What the exercise asks.
Among the entries below, find the lines with the word "live" and copy them.

[Dataset entries]
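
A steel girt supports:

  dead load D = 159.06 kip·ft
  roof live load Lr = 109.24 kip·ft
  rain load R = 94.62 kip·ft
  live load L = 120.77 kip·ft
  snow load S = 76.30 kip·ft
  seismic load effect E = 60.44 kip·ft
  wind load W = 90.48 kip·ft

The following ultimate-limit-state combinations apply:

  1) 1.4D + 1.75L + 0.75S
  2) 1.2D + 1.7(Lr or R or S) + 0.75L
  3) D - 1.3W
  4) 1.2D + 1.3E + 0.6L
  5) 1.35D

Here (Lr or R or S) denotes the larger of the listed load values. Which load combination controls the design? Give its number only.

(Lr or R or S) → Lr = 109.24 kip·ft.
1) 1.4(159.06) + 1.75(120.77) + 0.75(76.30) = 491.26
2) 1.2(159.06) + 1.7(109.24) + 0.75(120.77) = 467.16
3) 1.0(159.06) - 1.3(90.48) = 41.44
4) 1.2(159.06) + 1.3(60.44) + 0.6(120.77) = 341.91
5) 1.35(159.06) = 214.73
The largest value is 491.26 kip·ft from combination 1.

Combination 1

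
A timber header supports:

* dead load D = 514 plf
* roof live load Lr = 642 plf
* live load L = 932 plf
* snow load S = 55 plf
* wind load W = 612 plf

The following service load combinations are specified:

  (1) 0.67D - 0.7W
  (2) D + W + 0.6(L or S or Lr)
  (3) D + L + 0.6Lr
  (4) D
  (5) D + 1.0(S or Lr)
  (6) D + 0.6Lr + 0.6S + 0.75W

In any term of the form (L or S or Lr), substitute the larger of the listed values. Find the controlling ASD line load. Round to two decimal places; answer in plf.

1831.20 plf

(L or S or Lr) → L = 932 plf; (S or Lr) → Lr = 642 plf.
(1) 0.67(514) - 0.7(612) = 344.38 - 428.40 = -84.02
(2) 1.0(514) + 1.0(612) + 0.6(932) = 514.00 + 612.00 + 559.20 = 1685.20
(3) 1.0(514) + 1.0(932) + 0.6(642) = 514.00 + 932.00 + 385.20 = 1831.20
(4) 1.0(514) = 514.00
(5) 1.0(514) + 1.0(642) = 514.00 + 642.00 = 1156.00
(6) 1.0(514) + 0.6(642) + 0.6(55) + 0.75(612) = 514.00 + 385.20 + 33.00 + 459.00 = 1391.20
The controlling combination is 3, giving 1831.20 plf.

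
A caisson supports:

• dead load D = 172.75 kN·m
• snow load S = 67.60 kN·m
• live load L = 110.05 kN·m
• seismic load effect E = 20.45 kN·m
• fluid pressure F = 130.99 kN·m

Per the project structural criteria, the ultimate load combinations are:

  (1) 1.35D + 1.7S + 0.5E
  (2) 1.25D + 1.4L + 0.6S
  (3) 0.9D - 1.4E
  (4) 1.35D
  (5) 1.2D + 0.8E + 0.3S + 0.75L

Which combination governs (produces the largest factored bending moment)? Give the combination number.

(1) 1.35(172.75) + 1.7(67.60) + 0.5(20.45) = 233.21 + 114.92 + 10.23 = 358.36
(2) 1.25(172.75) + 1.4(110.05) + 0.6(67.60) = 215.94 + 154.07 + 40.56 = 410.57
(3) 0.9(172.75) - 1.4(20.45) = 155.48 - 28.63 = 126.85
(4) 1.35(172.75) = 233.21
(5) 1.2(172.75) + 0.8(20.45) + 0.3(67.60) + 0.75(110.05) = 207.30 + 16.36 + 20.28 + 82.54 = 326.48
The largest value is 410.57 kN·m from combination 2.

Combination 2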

---

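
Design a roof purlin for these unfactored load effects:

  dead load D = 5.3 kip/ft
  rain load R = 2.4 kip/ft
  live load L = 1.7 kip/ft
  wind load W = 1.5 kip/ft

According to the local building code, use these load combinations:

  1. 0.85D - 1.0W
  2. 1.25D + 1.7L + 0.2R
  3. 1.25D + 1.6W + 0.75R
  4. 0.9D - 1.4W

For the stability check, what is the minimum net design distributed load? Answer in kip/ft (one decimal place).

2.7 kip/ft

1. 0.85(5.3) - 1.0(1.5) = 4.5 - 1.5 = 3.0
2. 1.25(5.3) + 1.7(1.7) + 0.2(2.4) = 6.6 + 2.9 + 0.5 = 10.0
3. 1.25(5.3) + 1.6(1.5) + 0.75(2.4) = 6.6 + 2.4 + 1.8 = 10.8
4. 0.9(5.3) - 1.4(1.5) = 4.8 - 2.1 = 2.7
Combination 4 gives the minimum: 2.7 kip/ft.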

---

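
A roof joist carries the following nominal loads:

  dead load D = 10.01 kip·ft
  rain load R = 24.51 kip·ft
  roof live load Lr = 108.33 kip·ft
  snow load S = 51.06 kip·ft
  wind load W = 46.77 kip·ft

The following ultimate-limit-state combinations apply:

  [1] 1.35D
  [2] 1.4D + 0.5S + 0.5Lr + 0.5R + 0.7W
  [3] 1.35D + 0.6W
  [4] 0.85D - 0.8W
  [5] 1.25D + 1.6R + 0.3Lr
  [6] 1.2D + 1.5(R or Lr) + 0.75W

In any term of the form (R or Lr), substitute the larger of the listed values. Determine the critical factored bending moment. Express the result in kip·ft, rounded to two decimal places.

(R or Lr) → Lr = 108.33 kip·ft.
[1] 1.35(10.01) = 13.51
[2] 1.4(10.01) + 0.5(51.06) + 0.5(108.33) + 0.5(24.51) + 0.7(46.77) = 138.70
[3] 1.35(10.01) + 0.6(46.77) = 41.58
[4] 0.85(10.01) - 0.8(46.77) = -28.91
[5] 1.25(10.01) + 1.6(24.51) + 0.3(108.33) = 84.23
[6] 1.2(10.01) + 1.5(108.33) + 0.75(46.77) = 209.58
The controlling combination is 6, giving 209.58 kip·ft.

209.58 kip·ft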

Answer section.
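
  roof live load Lr = 109.24 kip·ft
  live load L = 120.77 kip·ft
* roof live load Lr = 642 plf
* live load L = 932 plf
• live load L = 110.05 kN·m
  live load L = 1.7 kip/ft
  roof live load Lr = 108.33 kip·ft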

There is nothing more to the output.